(Stored dataset items)

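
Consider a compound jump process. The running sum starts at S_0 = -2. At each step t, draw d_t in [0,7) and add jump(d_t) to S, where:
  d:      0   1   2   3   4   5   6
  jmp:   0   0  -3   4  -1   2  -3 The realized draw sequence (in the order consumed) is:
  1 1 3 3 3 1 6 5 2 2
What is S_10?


t=0: S=-2, d=1, jump=0, S_1=-2
t=1: S=-2, d=1, jump=0, S_2=-2
t=2: S=-2, d=3, jump=4, S_3=2
t=3: S=2, d=3, jump=4, S_4=6
t=4: S=6, d=3, jump=4, S_5=10
t=5: S=10, d=1, jump=0, S_6=10
t=6: S=10, d=6, jump=-3, S_7=7
t=7: S=7, d=5, jump=2, S_8=9
t=8: S=9, d=2, jump=-3, S_9=6
t=9: S=6, d=2, jump=-3, S_10=3

3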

◆ TO DO:
Repeat all of the data exactly as given.

◆ SOLUTION TO THIS EXERCISE:
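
Consider a compound jump process. The running sum starts at S_0 = -2. At each step t, draw d_t in [0,7) and add jump(d_t) to S, where:
  d:      0   1   2   3   4   5   6
  jmp:   0   0  -3   4  -1   2  -3 The realized draw sequence (in the order consumed) is:
  1 1 3 3 3 1 6 5 2 2
What is S_10?


t=0: S=-2, d=1, jump=0, S_1=-2
t=1: S=-2, d=1, jump=0, S_2=-2
t=2: S=-2, d=3, jump=4, S_3=2
t=3: S=2, d=3, jump=4, S_4=6
t=4: S=6, d=3, jump=4, S_5=10
t=5: S=10, d=1, jump=0, S_6=10
t=6: S=10, d=6, jump=-3, S_7=7
t=7: S=7, d=5, jump=2, S_8=9
t=8: S=9, d=2, jump=-3, S_9=6
t=9: S=6, d=2, jump=-3, S_10=3

3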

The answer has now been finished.